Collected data
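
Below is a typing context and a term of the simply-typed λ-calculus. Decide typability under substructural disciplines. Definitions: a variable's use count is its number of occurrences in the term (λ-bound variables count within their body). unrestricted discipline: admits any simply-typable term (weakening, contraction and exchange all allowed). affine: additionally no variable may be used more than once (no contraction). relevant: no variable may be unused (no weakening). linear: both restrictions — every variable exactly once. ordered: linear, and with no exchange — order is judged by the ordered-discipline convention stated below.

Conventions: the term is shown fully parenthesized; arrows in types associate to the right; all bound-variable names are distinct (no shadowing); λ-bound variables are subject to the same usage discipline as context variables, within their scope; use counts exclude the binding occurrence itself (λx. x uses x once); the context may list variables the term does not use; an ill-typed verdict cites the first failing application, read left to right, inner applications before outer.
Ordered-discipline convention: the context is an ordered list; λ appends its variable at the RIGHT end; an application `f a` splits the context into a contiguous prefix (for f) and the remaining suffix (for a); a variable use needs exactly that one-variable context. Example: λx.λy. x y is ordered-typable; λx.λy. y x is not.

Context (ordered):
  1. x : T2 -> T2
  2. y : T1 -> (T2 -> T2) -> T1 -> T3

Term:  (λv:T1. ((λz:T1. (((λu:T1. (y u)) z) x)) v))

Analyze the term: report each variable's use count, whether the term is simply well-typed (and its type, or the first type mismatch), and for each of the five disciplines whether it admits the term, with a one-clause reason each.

use counts: x: 1, y: 1, v [bound]: 1, z [bound]: 1, u [bound]: 1
use order (left to right): y, u, z, x, v
typing: the term checks, with type T1 -> T1 -> T3
ordered ✗ (use order y, u, z, x, v needs exchange)
linear ✓ (each of x, y, v, z, u used exactly once)
affine ✓ (at most one use each (x, y, v, z, u))
relevant ✓ (every one of x, y, v, z, u appears)
unrestricted ✓ (type-checks (T1 -> T1 -> T3) and nothing is barred)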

### [REQUIRED ACTION]
Print exactly the line containing "(y u)) z) x)) v))" and every line after it through the end of the records above, and nothing else.

### [YOUR SOLUTION]
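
Term:  (λv:T1. ((λz:T1. (((λu:T1. (y u)) z) x)) v))

Analyze the term: report each variable's use count, whether the term is simply well-typed (and its type, or the first type mismatch), and for each of the five disciplines whether it admits the term, with a one-clause reason each.

use counts: x: 1, y: 1, v [bound]: 1, z [bound]: 1, u [bound]: 1
use order (left to right): y, u, z, x, v
typing: the term checks, with type T1 -> T1 -> T3
ordered ✗ (use order y, u, z, x, v needs exchange)
linear ✓ (each of x, y, v, z, u used exactly once)
affine ✓ (at most one use each (x, y, v, z, u))
relevant ✓ (every one of x, y, v, z, u appears)
unrestricted ✓ (type-checks (T1 -> T1 -> T3) and nothing is barred)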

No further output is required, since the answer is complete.